* _Task data_:
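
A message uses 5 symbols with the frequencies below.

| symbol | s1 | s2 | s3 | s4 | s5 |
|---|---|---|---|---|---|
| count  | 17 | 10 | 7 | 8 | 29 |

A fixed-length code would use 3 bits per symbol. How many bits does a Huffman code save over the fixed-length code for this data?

60

Fixed-length: 3 bits × 71 symbols = 213 bits.
Huffman merges:
s3(7) + s4(8) → 15
s2(10) + 15 → 25
s1(17) + 25 → 42
s5(29) + 42 → 71
Huffman total = 15 + 25 + 42 + 71 = 153 bits.
Saving = 213 − 153 = 60 bits.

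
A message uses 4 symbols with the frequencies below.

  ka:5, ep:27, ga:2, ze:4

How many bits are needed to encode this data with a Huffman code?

55

Greedily combine the two least-frequent nodes:
ga(2) + ze(4) → 6
ka(5) + 6 → 11
11 + ep(27) → 38
Each symbol's bit-cost is frequency × depth; summing gives 55 bits (equivalently 6 + 11 + 38).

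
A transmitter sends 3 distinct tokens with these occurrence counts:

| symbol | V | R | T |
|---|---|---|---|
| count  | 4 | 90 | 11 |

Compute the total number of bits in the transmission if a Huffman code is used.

120

Merge the two smallest weights repeatedly:
V(4) + T(11) → 15
15 + R(90) → 105
Each symbol's bit-cost is frequency × depth; summing gives 120 bits (equivalently 15 + 105).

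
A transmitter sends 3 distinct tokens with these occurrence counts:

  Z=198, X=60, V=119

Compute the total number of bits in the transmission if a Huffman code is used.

556

Build the Huffman tree bottom-up:
combine X(60), V(119) → 179
combine 179, Z(198) → 377
Total encoded bits = sum of merged weights = 179 + 377 = 556.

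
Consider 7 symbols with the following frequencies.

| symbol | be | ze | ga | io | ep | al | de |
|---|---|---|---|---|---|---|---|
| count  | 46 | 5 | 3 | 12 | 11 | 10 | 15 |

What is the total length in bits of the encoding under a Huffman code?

Greedily combine the two least-frequent nodes:
merge ga(3) and ze(5): 8
merge 8 and al(10): 18
merge ep(11) and io(12): 23
merge de(15) and 18: 33
merge 23 and 33: 56
merge be(46) and 56: 102
Total encoded bits = sum of merged weights = 8 + 18 + 23 + 33 + 56 + 102 = 240.

240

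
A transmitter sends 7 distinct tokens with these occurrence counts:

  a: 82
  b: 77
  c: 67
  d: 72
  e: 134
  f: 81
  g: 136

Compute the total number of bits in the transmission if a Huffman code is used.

1811

Greedily combine the two least-frequent nodes:
combine c(67), d(72) → 139
combine b(77), f(81) → 158
combine a(82), e(134) → 216
combine g(136), 139 → 275
combine 158, 216 → 374
combine 275, 374 → 649
The encoded length is the sum of every internal node's weight: 139 + 158 + 216 + 275 + 374 + 649 = 1811 bits.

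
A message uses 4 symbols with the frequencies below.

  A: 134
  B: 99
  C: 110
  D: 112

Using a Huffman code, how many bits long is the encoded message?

Greedily combine the two least-frequent nodes:
combine B(99), C(110) → 209
combine D(112), A(134) → 246
combine 209, 246 → 455
Total encoded bits = sum of merged weights = 209 + 246 + 455 = 910.

910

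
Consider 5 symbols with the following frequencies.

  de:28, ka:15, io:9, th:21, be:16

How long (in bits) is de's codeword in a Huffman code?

Build the tree from the bottom:
merge io(9) and ka(15): 24
merge be(16) and th(21): 37
merge 24 and de(28): 52
merge 37 and 52: 89
de sits 2 levels below the root, so its codeword is 2 bits.

2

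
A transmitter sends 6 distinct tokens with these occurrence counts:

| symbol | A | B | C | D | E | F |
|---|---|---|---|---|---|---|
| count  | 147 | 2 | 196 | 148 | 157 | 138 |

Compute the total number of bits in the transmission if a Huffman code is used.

2003

Merge the two smallest weights repeatedly:
combine B(2), F(138) → 140
combine 140, A(147) → 287
combine D(148), E(157) → 305
combine C(196), 287 → 483
combine 305, 483 → 788
The encoded length is the sum of every internal node's weight: 140 + 287 + 305 + 483 + 788 = 2003 bits.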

* _What is expected_:
Every line from the data above that contains "transmitter" must appear in the answer.

* _Answer box_:
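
A transmitter sends 3 distinct tokens with these occurrence counts:
A transmitter sends 3 distinct tokens with these occurrence counts:
A transmitter sends 7 distinct tokens with these occurrence counts:
A transmitter sends 6 distinct tokens with these occurrence counts: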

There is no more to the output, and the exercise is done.